_Action item_
Find the line holding "Suppose the careful" in the entries below. Give it again exactly, along with every line after it up to and including the line holding "Only the restaurant".

((

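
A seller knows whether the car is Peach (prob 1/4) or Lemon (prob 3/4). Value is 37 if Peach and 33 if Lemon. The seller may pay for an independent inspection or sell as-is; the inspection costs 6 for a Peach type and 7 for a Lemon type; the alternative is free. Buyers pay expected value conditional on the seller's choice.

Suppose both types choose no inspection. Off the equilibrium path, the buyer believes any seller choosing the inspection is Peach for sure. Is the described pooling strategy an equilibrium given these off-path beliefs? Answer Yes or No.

Yes

On path, the buyer holds the prior and pays 1/4·37 + 3/4·33 = 34. Off path (the inspection), believing Peach, it pays 37.
Peach: no inspection nets 34; the inspection nets 37 − 6 = 31. Peach stays.
Lemon: no inspection nets 34; the inspection nets 37 − 7 = 30. Lemon stays.
No type deviates, so pooling is sustained.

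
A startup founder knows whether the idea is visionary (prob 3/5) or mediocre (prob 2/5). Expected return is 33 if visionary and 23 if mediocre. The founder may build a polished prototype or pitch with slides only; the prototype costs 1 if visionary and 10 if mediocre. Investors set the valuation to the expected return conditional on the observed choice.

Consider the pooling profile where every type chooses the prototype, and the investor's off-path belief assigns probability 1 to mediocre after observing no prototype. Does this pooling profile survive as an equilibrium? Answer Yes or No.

No

On path, the investor holds the prior and pays 3/5·33 + 2/5·23 = 29. Off path (no prototype), believing mediocre, it pays 23.
visionary: the prototype nets 29 − 1 = 28; no prototype nets 23. visionary stays.
mediocre: the prototype nets 29 − 10 = 19; no prototype nets 23. mediocre would deviate.
A type deviates, so pooling fails.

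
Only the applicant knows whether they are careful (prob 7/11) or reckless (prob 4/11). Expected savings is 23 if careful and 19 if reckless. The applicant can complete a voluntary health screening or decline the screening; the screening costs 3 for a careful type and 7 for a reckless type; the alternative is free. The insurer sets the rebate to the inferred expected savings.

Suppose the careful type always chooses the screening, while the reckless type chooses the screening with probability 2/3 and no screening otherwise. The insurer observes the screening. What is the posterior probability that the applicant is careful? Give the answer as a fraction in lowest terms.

21/29

P(the screening) = (7/11)·1 + (4/11)·(2/3) = 29/33.
By Bayes' rule, P(careful | the screening) = (7/11) / (29/33) = 21/29.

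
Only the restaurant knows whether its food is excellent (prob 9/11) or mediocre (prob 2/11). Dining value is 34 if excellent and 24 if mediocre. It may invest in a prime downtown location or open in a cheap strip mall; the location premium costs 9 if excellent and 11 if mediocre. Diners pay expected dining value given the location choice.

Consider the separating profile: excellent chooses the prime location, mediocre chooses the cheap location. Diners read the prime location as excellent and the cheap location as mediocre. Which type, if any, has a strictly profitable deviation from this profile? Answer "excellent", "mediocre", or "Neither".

Neither

The prime location pays 34; the cheap location pays 24.
excellent: assigned the prime location, nets 34 − 9 = 25; deviating to the cheap location nets 24.
mediocre: assigned the cheap location, nets 24; deviating to the prime location nets 34 − 11 = 23.
Both types strictly prefer their assigned action; no profitable deviation.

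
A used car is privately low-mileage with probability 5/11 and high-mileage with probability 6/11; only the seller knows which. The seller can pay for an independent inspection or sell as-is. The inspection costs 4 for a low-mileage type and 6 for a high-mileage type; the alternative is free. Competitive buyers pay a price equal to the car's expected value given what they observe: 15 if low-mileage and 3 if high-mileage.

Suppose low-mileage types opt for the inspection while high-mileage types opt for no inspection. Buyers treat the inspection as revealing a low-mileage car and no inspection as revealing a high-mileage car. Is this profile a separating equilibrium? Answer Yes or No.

No

Under these beliefs, the inspection earns price 15 and no inspection earns price 3.
low-mileage: the inspection nets 15 − 4 = 11; no inspection nets 3. low-mileage prefers the inspection.
high-mileage: the inspection nets 15 − 6 = 9; no inspection nets 3. high-mileage would deviate to the inspection.
high-mileage has a profitable deviation, so the profile is not an equilibrium.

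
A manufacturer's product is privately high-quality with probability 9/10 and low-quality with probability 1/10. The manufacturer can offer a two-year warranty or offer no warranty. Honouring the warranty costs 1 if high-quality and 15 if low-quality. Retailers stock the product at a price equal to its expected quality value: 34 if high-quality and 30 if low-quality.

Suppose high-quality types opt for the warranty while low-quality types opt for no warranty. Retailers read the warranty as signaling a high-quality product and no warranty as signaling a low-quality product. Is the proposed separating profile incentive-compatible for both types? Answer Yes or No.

Yes

Under these beliefs, the warranty earns price 34 and no warranty earns price 30.
high-quality: the warranty nets 34 − 1 = 33; no warranty nets 30. high-quality prefers the warranty.
low-quality: the warranty nets 34 − 15 = 19; no warranty nets 30. low-quality prefers no warranty.
Neither type deviates, so the separating profile is an equilibrium.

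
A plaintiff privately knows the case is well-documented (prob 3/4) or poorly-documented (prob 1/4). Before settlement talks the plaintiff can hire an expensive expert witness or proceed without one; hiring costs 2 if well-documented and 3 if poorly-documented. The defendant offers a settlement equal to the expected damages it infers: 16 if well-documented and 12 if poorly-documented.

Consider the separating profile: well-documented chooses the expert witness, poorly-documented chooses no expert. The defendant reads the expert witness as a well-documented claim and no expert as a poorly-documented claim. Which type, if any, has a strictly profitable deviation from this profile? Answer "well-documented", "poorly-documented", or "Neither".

The expert witness pays 16; no expert pays 12.
well-documented: assigned the expert witness, nets 16 − 2 = 14; deviating to no expert nets 12.
poorly-documented: assigned no expert, nets 12; deviating to the expert witness nets 16 − 3 = 13.
The poorly-documented type gains 1 by deviating.

poorly-documented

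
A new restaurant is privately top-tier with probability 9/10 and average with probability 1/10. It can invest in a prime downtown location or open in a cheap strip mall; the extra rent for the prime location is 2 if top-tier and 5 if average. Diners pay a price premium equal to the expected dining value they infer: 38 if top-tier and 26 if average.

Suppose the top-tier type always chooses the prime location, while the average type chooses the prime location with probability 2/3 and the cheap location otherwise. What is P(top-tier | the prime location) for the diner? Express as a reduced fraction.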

))

_Output of the task_
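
Suppose the careful type always chooses the screening, while the reckless type chooses the screening with probability 2/3 and no screening otherwise. The insurer observes the screening. What is the posterior probability that the applicant is careful? Give the answer as a fraction in lowest terms.

21/29

P(the screening) = (7/11)·1 + (4/11)·(2/3) = 29/33.
By Bayes' rule, P(careful | the screening) = (7/11) / (29/33) = 21/29.

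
Only the restaurant knows whether its food is excellent (prob 9/11) or mediocre (prob 2/11). Dining value is 34 if excellent and 24 if mediocre. It may invest in a prime downtown location or open in a cheap strip mall; the location premium costs 9 if excellent and 11 if mediocre. Diners pay expected dining value given the location choice.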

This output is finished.